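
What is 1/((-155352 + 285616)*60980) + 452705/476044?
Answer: 899015397128411/945363726165920 ≈ 0.95097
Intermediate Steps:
1/((-155352 + 285616)*60980) + 452705/476044 = (1/60980)/130264 + 452705*(1/476044) = (1/130264)*(1/60980) + 452705/476044 = 1/7943498720 + 452705/476044 = 899015397128411/945363726165920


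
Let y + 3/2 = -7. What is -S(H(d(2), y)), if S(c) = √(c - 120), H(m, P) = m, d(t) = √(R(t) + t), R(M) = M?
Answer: -I*√118 ≈ -10.863*I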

══════

- **Your goal**:
Examine the records above and state the number of lines that include "What", with no further text.

- **Solution for this task**:
2